Restate every entry word for word.
Start of Information supplied
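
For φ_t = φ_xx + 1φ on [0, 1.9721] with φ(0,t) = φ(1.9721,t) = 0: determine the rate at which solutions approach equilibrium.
Eigenvalues: λₙ = n²π²/1.9721² - 1.
First three modes:
  n=1: λ₁ = π²/1.9721² - 1 ≈ 1.538
  n=2: λ₂ = 4π²/1.9721² - 1 ≈ 9.151
  n=3: λ₃ = 9π²/1.9721² - 1 ≈ 21.839
Since π²/1.9721² ≈ 2.538 > 1, all λₙ > 0.
The n=1 mode decays slowest → dominates as t → ∞.
Asymptotic: φ ~ c₁ sin(πx/1.9721) e^{-λ₁t} with decay rate λ₁ ≈ 1.538.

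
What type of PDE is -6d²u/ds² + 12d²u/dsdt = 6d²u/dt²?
Rewriting in standard form: -6d²u/ds² + 12d²u/dsdt - 6d²u/dt² = 0. With A = -6, B = 12, C = -6, the discriminant is 0. This is a parabolic PDE.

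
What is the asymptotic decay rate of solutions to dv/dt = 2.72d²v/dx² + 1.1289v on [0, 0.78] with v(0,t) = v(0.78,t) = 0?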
End of Information supplied
- Answer box:
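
For φ_t = φ_xx + 1φ on [0, 1.9721] with φ(0,t) = φ(1.9721,t) = 0: determine the rate at which solutions approach equilibrium.
Eigenvalues: λₙ = n²π²/1.9721² - 1.
First three modes:
  n=1: λ₁ = π²/1.9721² - 1 ≈ 1.538
  n=2: λ₂ = 4π²/1.9721² - 1 ≈ 9.151
  n=3: λ₃ = 9π²/1.9721² - 1 ≈ 21.839
Since π²/1.9721² ≈ 2.538 > 1, all λₙ > 0.
The n=1 mode decays slowest → dominates as t → ∞.
Asymptotic: φ ~ c₁ sin(πx/1.9721) e^{-λ₁t} with decay rate λ₁ ≈ 1.538.

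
What type of PDE is -6d²u/ds² + 12d²u/dsdt = 6d²u/dt²?
Rewriting in standard form: -6d²u/ds² + 12d²u/dsdt - 6d²u/dt² = 0. With A = -6, B = 12, C = -6, the discriminant is 0. This is a parabolic PDE.

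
What is the asymptotic decay rate of solutions to dv/dt = 2.72d²v/dx² + 1.1289v on [0, 0.78] with v(0,t) = v(0.78,t) = 0?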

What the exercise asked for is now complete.